Top of Dataset records

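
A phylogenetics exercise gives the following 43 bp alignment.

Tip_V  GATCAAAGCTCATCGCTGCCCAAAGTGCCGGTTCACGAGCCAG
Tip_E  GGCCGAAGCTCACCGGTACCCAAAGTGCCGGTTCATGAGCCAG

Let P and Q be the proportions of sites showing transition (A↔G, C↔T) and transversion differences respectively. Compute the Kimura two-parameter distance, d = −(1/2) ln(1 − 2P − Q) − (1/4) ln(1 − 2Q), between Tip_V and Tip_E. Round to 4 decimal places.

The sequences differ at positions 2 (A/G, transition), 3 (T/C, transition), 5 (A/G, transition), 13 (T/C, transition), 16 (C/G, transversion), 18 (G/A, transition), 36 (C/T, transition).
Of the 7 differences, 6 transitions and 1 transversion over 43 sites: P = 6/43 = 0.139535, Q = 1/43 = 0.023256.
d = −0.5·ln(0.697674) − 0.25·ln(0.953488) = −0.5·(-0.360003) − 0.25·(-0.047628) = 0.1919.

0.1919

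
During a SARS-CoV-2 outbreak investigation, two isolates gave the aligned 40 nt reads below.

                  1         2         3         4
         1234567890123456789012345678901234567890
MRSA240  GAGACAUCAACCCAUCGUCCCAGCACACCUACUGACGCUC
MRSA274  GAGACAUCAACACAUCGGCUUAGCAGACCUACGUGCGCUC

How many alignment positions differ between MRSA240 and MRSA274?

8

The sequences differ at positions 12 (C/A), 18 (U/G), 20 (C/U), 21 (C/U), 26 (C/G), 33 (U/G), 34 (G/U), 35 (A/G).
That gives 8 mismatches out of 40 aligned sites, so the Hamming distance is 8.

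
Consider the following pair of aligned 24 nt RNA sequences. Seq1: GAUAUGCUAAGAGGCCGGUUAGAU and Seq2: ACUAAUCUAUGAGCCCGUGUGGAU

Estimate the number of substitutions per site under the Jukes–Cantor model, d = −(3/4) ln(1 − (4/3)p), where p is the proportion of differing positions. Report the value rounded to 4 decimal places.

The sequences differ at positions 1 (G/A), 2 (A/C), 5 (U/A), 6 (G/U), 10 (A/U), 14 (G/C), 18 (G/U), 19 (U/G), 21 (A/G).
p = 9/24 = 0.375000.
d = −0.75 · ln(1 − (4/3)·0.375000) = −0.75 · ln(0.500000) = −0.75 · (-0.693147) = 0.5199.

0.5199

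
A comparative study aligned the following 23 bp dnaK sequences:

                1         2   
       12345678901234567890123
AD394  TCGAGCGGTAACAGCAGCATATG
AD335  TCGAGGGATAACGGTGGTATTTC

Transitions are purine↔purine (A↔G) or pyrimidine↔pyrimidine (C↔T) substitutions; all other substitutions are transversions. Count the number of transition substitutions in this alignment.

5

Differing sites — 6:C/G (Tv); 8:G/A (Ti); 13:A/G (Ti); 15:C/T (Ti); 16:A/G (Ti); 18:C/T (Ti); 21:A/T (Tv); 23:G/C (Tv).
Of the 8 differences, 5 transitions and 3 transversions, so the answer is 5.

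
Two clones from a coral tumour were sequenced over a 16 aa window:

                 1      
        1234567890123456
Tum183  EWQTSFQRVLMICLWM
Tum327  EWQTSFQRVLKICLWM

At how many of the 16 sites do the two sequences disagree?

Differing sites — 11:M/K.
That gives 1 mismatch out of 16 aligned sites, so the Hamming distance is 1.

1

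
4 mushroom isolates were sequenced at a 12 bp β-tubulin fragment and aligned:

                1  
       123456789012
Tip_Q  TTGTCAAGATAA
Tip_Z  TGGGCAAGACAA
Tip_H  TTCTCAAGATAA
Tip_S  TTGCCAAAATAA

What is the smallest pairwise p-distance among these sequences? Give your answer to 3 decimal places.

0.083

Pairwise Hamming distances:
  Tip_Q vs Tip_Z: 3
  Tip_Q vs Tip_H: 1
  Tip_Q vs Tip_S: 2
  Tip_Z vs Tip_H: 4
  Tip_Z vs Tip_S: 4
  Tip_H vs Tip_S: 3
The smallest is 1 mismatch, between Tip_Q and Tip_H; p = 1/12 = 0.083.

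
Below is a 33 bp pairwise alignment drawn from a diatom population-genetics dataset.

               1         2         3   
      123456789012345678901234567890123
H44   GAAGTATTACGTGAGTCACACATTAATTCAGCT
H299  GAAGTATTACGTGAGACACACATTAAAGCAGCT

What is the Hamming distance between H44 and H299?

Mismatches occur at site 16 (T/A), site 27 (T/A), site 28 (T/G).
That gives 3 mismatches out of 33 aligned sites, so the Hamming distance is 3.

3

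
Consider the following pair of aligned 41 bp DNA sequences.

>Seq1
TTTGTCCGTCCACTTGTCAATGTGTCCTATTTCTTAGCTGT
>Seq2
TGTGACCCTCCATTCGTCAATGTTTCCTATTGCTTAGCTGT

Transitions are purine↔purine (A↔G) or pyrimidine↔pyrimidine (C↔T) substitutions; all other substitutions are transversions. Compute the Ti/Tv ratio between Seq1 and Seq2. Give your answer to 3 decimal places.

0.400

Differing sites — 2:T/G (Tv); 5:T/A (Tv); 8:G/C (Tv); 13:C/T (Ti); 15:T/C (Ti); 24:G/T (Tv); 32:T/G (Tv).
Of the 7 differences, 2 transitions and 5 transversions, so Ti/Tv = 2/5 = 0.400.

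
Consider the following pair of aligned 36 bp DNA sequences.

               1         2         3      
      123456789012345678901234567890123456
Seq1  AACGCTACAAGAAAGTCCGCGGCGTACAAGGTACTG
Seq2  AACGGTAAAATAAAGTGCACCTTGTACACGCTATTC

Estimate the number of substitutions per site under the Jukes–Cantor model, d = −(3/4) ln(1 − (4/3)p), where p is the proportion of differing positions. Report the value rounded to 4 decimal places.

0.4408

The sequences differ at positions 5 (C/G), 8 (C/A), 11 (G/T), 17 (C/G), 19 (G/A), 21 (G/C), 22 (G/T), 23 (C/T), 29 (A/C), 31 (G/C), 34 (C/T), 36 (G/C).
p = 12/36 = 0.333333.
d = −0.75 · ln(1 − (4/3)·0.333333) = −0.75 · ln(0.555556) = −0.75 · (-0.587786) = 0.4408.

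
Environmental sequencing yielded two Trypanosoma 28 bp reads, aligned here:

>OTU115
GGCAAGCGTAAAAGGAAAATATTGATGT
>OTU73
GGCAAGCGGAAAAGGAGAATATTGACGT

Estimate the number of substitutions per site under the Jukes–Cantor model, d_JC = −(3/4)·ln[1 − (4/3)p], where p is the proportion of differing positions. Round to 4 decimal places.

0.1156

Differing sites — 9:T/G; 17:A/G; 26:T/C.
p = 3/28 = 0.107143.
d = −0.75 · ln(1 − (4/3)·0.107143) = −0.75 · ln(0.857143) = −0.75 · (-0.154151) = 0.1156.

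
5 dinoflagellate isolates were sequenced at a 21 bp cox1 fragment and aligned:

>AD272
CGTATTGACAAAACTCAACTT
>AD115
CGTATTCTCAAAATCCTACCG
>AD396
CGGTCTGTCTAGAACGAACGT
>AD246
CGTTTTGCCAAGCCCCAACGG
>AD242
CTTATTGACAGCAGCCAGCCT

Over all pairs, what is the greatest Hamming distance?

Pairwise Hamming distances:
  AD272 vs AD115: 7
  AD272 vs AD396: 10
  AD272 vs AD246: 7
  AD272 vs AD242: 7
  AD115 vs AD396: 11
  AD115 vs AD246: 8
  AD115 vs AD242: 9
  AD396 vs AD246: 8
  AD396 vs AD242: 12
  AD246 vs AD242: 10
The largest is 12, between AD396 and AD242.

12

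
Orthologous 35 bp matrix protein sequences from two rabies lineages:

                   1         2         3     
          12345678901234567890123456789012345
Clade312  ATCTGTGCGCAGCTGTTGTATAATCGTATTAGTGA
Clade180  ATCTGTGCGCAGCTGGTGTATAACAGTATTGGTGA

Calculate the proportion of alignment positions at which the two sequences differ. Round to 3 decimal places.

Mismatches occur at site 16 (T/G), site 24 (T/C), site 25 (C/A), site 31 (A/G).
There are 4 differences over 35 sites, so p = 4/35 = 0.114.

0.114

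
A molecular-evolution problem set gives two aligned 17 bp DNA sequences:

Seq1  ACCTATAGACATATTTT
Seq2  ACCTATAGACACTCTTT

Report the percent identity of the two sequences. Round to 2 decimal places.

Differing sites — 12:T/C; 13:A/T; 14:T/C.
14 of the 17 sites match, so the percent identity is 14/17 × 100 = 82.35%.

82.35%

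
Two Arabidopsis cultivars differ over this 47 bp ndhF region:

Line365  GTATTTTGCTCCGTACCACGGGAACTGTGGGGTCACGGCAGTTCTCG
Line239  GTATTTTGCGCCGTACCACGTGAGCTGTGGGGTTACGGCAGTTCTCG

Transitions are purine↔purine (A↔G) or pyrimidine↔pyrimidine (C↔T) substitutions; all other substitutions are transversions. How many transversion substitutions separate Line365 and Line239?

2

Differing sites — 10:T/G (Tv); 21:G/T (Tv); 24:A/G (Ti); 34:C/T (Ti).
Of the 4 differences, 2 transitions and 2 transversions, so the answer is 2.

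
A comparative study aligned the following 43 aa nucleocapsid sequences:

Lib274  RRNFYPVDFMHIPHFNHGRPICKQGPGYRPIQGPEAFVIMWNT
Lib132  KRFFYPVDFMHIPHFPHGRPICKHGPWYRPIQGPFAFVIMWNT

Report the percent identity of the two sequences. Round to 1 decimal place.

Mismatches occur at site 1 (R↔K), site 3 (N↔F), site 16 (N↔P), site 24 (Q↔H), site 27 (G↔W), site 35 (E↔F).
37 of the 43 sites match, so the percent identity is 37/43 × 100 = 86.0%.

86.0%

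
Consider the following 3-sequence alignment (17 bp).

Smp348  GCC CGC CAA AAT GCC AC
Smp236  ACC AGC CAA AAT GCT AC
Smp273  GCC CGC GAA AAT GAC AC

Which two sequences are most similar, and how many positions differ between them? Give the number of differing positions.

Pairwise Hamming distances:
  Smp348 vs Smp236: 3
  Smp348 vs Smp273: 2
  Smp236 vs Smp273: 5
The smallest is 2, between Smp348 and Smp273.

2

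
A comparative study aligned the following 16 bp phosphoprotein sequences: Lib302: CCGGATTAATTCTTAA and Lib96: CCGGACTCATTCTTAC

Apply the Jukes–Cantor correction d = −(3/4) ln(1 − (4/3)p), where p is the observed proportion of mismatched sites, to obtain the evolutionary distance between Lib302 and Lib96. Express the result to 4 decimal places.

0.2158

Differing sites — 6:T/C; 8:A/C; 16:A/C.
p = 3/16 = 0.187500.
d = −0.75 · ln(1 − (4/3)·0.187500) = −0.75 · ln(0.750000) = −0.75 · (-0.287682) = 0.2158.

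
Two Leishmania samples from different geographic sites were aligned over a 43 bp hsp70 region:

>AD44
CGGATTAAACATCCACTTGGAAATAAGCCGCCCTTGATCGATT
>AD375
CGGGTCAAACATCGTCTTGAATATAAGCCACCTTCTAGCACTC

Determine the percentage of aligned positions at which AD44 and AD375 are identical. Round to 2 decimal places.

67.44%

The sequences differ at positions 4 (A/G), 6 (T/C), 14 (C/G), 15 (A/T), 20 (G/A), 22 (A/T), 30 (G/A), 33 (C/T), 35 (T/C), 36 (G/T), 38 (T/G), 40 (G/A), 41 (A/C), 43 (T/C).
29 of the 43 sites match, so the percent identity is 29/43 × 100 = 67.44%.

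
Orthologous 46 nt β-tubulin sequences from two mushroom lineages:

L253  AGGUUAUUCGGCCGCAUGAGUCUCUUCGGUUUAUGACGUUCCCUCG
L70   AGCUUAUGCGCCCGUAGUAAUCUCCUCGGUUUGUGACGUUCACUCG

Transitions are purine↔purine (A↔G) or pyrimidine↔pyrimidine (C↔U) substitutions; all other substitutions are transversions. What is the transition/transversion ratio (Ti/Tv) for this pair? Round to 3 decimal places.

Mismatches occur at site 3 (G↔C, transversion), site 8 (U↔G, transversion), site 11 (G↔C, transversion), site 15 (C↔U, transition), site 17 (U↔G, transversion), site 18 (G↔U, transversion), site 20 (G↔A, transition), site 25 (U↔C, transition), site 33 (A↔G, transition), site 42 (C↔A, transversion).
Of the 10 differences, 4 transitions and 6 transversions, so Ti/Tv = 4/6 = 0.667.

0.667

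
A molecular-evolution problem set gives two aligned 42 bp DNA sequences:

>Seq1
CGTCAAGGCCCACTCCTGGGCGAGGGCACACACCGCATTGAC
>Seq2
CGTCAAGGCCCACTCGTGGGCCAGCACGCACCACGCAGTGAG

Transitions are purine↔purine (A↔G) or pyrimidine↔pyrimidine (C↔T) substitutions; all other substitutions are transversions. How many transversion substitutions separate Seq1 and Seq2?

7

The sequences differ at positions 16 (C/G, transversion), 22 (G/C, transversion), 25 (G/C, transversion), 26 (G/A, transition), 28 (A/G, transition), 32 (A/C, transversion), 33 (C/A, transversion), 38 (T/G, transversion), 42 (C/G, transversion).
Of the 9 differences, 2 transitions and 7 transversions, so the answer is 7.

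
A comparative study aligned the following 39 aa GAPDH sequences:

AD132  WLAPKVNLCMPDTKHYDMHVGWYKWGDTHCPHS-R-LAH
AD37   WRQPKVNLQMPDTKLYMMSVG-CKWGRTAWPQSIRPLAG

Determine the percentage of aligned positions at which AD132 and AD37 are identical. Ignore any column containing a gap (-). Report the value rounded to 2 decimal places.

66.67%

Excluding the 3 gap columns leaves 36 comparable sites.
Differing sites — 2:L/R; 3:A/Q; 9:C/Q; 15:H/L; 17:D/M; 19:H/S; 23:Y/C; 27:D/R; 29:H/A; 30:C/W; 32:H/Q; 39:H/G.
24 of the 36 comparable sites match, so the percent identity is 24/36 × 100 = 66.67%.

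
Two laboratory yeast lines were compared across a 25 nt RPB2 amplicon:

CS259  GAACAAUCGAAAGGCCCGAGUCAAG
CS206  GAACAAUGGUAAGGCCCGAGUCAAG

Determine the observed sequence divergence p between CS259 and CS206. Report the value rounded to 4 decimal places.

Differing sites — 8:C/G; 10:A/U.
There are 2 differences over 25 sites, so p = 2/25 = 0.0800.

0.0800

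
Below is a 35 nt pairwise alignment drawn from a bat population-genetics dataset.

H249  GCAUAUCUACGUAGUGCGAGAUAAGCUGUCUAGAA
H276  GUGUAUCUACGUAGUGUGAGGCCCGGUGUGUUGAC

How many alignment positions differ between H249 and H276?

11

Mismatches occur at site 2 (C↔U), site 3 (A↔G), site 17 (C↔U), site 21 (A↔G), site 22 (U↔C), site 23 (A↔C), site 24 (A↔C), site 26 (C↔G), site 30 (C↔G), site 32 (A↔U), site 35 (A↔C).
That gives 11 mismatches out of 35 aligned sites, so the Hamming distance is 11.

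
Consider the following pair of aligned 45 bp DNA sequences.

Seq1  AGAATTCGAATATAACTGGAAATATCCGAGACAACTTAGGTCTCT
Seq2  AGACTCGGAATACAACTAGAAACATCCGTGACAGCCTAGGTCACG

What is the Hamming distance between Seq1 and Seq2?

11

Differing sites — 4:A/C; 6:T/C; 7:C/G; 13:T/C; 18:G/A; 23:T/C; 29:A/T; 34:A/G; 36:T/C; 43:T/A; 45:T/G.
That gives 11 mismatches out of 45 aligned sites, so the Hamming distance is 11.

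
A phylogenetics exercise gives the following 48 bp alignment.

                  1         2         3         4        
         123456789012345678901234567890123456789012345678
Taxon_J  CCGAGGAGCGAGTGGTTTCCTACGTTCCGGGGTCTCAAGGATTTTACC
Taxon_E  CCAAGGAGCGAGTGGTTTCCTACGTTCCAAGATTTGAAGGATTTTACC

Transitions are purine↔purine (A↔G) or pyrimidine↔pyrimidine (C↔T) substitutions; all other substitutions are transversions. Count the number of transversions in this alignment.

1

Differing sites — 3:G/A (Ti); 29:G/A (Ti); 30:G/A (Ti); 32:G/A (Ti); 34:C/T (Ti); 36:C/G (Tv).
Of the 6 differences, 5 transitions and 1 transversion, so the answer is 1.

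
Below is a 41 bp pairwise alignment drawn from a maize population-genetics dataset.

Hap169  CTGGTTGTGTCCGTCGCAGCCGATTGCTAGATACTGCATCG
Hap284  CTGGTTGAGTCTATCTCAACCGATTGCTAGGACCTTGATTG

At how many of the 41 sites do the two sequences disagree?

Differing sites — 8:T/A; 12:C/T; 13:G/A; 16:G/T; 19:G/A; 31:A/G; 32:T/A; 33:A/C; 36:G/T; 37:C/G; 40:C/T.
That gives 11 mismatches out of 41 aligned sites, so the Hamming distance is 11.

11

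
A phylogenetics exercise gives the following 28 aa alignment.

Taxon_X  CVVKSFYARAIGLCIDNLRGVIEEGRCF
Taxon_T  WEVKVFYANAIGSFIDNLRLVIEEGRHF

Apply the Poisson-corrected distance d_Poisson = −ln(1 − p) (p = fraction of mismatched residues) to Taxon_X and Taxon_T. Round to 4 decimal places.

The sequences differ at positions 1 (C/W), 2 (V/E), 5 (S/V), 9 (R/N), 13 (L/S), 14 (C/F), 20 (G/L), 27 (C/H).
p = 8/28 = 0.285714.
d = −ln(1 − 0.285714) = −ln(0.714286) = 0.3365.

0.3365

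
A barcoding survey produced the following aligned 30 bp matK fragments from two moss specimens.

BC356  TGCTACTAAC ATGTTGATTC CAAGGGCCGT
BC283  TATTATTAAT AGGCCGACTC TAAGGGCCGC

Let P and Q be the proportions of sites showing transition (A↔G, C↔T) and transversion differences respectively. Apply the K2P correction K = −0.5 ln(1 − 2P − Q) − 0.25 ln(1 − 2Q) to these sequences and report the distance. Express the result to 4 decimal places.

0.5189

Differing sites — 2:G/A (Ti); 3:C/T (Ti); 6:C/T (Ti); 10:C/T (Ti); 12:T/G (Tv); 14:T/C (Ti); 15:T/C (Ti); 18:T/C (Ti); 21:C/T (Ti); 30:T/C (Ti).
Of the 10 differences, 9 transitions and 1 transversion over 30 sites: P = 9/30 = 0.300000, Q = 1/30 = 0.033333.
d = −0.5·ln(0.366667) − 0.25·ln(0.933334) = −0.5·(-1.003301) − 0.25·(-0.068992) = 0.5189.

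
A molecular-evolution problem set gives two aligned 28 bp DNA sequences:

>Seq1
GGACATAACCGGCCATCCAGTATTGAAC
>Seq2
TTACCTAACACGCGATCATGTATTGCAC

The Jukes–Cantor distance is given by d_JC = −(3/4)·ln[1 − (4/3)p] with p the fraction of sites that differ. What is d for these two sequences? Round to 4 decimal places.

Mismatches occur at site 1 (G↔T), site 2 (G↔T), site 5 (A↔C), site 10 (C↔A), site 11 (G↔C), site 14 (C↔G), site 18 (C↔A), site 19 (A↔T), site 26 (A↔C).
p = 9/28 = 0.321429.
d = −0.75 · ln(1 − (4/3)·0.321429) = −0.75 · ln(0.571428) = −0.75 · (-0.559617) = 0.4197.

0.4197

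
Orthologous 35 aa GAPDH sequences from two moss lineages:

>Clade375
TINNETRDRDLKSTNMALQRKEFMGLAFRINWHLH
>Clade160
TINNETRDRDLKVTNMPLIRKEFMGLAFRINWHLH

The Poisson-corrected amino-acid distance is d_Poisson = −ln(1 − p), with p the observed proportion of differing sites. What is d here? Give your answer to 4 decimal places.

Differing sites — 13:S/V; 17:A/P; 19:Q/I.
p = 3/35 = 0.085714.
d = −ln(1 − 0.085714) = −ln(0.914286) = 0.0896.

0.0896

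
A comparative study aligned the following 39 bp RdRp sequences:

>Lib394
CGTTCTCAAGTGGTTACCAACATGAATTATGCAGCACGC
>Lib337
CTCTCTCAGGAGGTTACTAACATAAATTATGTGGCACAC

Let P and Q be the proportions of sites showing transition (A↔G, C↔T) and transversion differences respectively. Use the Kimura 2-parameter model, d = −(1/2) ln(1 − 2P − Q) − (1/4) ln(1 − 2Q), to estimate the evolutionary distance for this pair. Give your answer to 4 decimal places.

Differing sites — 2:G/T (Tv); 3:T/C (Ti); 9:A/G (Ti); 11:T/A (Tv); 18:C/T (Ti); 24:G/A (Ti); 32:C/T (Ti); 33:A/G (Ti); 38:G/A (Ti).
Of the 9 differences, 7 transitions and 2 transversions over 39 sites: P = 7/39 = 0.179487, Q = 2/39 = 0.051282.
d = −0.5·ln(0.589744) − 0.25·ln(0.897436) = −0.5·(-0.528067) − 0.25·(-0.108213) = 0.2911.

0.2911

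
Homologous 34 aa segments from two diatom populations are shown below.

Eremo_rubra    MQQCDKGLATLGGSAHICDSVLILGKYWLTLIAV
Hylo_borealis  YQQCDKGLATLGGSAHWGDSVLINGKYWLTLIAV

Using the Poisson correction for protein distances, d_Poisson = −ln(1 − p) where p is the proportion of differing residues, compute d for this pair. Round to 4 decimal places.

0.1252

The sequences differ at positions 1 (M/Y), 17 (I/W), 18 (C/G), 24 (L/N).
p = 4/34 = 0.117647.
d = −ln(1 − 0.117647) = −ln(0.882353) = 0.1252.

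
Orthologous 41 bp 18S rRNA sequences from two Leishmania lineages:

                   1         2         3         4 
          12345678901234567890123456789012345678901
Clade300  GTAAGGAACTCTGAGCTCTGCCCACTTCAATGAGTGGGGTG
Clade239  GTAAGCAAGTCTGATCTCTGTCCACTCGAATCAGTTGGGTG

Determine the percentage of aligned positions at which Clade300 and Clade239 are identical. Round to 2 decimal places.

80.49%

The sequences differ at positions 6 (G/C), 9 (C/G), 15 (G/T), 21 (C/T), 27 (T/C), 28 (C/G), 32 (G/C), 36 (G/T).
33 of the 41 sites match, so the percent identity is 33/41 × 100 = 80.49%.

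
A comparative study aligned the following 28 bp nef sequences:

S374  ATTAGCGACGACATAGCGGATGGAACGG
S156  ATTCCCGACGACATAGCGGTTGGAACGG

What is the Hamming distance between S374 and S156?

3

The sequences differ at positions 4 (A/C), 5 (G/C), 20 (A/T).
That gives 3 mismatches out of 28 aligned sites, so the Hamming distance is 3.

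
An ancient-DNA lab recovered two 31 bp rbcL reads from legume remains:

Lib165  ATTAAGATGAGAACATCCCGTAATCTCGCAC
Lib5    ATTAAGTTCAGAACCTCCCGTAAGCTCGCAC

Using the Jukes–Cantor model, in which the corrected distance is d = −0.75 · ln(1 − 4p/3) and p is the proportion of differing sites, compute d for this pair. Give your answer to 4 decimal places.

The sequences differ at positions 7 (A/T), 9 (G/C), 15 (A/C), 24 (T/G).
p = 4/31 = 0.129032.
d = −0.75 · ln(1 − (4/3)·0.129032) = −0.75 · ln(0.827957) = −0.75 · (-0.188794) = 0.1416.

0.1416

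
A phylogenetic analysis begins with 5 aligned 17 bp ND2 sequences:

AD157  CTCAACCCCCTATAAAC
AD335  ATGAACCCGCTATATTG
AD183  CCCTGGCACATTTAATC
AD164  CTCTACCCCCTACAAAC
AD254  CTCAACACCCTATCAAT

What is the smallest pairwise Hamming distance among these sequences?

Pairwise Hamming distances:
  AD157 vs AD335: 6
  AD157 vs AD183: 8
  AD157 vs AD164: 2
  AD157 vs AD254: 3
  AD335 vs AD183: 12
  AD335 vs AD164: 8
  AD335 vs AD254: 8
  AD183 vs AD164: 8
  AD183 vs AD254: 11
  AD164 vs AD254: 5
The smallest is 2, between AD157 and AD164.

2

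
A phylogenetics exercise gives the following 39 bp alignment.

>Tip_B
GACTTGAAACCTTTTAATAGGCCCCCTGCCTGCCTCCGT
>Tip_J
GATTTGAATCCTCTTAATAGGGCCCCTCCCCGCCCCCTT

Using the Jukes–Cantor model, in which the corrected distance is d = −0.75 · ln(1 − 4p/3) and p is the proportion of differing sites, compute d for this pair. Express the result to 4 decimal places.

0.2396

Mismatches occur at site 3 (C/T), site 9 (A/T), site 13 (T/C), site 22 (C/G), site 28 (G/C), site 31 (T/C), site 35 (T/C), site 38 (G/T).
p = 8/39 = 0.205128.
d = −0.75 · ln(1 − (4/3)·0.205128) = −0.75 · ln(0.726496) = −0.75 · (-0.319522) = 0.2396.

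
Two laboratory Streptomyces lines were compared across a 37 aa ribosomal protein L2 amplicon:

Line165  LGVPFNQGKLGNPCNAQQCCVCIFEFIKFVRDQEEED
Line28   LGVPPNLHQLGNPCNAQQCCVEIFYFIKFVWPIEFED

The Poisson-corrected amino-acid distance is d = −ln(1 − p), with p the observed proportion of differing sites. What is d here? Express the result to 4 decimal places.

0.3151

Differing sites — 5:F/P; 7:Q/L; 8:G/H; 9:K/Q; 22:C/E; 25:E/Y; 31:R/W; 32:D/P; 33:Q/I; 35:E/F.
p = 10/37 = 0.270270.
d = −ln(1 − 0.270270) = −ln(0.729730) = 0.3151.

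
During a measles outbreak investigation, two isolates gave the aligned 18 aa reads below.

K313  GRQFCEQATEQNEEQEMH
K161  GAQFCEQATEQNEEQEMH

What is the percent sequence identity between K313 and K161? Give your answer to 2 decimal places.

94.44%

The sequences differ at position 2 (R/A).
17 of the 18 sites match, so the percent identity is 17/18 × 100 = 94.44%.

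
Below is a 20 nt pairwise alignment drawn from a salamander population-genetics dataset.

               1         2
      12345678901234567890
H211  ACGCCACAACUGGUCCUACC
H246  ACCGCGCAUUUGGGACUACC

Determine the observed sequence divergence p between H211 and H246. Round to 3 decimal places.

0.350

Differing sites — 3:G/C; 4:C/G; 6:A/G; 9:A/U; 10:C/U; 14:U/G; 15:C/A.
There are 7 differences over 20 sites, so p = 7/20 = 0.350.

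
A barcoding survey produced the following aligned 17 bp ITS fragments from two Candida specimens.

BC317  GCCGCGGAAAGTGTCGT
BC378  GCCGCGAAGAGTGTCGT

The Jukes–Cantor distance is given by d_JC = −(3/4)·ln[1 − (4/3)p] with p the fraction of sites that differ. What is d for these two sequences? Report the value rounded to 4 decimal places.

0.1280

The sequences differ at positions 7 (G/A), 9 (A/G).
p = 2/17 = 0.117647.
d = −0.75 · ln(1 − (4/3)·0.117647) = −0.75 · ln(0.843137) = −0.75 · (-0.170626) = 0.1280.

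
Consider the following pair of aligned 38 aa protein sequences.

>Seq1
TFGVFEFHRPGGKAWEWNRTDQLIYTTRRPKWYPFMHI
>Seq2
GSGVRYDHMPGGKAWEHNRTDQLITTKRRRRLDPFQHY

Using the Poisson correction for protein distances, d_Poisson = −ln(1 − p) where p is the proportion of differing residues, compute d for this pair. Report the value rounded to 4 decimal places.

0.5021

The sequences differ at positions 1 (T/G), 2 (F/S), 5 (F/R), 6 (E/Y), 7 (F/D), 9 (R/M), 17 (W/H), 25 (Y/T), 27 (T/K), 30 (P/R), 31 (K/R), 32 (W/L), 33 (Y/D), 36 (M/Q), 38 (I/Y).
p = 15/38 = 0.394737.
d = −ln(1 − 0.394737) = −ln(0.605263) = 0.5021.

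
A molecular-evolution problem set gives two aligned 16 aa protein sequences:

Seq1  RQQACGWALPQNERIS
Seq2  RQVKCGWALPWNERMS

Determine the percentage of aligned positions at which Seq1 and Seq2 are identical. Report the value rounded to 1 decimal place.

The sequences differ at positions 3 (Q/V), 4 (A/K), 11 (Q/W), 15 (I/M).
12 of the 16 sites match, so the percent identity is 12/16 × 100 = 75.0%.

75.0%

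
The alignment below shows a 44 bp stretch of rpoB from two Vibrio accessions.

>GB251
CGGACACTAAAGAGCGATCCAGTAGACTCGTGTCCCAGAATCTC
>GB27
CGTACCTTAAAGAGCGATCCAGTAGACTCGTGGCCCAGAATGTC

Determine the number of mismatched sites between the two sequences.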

Bottom of Dataset records

Exercise instructions: Which of the lines above carry the string "moss"? Copy every one.

Answer to this problem:
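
A barcoding survey produced the following aligned 30 bp matK fragments from two moss specimens.
Orthologous 35 aa GAPDH sequences from two moss lineages: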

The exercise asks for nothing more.